[Description of the task] The answer should be an exact repeat of the stretch of material below from the line containing "IIK(K(KI))K ? Show" through the line containing "B = add(SSSZ, add(SSSZ, SSZ))".

[Data shown]
*** Block opens ***
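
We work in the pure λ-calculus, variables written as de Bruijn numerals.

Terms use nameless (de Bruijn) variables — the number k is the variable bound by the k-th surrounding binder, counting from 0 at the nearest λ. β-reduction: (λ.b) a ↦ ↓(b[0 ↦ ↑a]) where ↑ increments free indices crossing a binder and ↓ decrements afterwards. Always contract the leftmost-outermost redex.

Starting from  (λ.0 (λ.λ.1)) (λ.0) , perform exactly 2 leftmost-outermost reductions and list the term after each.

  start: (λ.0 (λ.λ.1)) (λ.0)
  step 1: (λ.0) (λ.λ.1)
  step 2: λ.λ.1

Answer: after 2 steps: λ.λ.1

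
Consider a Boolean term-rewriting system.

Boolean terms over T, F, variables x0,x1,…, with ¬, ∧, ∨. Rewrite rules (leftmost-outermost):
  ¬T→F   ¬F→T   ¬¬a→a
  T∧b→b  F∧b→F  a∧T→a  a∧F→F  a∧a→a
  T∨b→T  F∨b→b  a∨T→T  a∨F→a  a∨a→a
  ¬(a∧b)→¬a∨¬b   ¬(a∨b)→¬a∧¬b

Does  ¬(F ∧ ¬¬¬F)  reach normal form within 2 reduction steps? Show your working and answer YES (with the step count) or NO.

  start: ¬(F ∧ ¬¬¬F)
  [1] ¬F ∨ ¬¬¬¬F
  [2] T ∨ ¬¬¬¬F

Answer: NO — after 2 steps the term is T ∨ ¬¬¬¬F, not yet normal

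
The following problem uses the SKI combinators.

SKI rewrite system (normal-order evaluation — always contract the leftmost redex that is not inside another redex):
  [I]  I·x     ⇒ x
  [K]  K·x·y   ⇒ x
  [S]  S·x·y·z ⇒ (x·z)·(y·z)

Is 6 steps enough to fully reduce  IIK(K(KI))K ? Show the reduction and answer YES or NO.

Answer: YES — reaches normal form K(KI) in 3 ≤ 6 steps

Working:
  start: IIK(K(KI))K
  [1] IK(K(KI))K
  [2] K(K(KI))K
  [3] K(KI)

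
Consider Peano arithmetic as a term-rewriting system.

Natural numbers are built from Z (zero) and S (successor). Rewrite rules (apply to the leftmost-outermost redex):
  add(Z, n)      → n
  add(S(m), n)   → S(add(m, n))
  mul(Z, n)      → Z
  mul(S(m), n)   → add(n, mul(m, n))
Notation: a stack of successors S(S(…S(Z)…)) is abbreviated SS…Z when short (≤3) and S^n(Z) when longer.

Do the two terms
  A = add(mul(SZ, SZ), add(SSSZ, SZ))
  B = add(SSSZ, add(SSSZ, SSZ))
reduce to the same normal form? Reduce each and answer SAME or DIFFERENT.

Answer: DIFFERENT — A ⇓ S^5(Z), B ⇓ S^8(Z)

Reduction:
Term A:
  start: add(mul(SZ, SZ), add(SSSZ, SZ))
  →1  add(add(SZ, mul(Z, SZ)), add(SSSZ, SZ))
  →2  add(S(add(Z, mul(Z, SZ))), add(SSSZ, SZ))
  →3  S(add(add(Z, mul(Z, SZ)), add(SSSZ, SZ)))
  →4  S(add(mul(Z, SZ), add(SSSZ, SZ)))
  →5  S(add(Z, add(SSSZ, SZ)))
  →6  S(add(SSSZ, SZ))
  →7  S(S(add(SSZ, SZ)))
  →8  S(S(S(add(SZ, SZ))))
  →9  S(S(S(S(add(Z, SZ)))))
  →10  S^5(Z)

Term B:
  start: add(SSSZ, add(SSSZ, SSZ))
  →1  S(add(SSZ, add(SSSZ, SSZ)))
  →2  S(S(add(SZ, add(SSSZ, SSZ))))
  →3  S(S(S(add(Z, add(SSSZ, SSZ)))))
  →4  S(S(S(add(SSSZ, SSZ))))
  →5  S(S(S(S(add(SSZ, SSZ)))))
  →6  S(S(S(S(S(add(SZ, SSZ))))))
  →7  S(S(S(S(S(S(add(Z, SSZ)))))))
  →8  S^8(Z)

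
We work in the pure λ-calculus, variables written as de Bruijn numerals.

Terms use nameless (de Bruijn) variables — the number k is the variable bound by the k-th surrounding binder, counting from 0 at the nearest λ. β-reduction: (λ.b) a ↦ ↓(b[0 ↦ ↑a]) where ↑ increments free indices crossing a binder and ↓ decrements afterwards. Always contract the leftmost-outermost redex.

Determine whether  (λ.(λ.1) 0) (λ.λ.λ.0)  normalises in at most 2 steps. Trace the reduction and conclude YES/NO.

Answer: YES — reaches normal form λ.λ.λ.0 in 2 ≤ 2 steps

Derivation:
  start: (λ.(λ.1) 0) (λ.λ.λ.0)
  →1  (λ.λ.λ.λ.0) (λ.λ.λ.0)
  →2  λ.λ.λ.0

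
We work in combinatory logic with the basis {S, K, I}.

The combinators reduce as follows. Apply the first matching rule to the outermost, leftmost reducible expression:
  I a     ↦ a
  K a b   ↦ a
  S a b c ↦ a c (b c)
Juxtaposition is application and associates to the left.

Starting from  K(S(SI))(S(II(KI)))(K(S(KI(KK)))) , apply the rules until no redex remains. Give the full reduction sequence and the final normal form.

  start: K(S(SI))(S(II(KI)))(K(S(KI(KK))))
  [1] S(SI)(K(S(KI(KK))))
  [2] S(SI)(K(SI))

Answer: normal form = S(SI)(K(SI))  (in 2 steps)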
*** Block closes ***
*** Block opens ***
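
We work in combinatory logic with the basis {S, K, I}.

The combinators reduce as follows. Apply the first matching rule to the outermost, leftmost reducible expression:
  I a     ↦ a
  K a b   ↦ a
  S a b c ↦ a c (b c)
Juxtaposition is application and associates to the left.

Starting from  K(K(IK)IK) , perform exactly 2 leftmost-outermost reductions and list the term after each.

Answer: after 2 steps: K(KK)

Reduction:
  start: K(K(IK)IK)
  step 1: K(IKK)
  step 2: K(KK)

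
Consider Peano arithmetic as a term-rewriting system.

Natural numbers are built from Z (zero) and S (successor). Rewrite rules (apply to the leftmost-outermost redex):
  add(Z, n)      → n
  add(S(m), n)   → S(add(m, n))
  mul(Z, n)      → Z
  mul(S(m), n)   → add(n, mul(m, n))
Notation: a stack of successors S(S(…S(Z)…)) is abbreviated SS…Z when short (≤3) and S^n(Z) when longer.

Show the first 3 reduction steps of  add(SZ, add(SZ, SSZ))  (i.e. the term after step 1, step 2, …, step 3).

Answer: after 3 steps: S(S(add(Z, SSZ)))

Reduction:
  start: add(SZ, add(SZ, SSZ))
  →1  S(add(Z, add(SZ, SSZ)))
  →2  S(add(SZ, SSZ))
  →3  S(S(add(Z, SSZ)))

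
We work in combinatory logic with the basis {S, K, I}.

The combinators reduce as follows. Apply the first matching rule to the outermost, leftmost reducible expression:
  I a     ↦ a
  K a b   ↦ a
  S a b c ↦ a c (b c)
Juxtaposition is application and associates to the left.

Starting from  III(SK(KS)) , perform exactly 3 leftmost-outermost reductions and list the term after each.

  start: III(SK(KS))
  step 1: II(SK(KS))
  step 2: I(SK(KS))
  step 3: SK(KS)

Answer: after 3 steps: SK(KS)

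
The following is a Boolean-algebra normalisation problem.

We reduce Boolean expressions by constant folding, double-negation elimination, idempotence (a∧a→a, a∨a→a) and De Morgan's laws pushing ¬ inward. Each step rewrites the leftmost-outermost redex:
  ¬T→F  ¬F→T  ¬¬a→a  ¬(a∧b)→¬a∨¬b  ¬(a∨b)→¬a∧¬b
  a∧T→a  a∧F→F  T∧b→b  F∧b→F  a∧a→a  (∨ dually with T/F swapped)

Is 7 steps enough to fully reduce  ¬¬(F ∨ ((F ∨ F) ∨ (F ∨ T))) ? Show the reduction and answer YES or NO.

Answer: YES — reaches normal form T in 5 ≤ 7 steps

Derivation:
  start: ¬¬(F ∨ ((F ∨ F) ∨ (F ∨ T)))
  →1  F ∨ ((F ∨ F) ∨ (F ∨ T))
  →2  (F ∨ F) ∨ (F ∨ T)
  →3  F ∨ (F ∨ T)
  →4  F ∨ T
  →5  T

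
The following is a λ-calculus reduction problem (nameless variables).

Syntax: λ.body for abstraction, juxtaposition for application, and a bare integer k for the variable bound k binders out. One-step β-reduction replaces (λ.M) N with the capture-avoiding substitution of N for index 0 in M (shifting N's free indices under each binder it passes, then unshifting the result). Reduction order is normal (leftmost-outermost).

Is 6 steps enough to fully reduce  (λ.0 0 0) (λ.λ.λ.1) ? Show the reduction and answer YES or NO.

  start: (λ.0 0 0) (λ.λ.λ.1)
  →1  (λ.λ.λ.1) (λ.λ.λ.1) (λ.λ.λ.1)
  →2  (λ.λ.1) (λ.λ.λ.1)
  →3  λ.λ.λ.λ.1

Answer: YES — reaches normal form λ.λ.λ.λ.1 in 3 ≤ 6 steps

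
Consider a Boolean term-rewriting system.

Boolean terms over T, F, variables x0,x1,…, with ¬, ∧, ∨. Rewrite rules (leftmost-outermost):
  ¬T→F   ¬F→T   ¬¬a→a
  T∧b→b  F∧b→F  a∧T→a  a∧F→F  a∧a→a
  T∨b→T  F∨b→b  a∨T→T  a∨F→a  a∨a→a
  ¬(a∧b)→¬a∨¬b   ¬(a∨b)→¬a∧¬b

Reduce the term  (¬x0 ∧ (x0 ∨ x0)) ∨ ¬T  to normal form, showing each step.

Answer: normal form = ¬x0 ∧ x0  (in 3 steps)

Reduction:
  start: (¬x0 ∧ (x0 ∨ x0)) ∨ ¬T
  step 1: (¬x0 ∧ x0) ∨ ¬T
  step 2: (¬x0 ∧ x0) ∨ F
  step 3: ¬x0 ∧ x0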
*** Block closes ***
*** Block opens ***
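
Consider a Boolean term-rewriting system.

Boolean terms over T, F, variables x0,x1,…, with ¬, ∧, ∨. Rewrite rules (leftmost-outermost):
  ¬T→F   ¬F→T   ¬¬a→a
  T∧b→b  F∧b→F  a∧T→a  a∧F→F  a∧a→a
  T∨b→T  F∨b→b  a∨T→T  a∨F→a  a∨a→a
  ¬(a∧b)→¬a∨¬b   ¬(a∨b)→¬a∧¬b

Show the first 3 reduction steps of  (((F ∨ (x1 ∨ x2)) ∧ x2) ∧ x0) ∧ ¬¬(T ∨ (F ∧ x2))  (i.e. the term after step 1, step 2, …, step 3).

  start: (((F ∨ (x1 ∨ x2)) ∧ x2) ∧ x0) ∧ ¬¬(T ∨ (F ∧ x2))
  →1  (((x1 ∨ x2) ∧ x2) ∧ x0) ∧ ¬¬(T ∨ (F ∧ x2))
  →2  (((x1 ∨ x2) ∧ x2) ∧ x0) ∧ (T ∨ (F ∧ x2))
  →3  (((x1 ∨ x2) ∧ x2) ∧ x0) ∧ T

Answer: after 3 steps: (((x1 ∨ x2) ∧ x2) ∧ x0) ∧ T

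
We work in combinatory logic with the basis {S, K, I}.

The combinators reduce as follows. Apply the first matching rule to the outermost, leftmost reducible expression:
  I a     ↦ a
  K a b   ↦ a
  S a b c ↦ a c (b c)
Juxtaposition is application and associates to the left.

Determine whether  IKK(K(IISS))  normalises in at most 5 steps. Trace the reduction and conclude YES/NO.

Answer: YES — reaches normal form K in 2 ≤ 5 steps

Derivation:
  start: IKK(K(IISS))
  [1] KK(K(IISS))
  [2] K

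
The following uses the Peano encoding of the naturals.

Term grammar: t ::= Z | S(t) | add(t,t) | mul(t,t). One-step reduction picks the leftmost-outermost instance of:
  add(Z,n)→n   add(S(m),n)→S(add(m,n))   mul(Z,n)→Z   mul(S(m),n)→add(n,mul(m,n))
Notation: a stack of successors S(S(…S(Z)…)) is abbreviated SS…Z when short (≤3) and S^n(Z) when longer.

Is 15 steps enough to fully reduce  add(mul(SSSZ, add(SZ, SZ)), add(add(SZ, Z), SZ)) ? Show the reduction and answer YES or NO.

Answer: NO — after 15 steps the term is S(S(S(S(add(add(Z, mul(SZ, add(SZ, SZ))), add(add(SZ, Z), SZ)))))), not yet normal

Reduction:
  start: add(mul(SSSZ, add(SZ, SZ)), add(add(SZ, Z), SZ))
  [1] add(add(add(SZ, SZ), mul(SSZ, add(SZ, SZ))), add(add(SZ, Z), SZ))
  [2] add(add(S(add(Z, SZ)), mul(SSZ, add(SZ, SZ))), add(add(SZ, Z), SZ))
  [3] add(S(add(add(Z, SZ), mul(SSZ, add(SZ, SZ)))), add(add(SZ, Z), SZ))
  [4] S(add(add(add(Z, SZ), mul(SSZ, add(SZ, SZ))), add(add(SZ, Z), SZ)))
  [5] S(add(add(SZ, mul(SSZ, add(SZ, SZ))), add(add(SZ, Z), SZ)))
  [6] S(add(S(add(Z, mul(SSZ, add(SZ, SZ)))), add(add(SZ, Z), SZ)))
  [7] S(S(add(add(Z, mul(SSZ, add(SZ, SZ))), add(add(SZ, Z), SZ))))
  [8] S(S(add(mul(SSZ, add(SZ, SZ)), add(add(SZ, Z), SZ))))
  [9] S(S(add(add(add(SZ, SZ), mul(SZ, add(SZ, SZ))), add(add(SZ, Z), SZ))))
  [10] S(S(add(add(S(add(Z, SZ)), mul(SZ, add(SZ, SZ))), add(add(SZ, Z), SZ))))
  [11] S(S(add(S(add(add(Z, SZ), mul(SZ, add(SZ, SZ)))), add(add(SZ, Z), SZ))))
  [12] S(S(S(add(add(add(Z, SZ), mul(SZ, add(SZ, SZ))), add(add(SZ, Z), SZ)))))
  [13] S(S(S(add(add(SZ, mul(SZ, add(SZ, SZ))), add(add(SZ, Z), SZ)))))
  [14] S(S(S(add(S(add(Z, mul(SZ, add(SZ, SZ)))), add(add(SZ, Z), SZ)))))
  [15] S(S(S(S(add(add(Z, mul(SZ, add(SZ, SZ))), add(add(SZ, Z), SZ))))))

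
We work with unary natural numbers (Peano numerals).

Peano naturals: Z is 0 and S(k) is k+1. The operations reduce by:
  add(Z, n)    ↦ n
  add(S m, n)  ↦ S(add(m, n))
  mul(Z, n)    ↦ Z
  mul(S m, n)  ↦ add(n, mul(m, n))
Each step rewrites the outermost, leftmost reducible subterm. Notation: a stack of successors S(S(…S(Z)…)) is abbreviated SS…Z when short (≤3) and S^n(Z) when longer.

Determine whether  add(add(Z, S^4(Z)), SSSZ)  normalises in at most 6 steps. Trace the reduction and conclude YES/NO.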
*** Block closes ***
[Solution to the problem]
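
Is 6 steps enough to fully reduce  IIK(K(KI))K ? Show the reduction and answer YES or NO.

Answer: YES — reaches normal form K(KI) in 3 ≤ 6 steps

Working:
  start: IIK(K(KI))K
  [1] IK(K(KI))K
  [2] K(K(KI))K
  [3] K(KI)

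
Consider Peano arithmetic as a term-rewriting system.

Natural numbers are built from Z (zero) and S (successor). Rewrite rules (apply to the leftmost-outermost redex):
  add(Z, n)      → n
  add(S(m), n)   → S(add(m, n))
  mul(Z, n)      → Z
  mul(S(m), n)   → add(n, mul(m, n))
Notation: a stack of successors S(S(…S(Z)…)) is abbreviated SS…Z when short (≤3) and S^n(Z) when longer.

Do the two terms
  A = add(mul(SZ, SZ), add(SSSZ, SZ))
  B = add(SSSZ, add(SSSZ, SSZ))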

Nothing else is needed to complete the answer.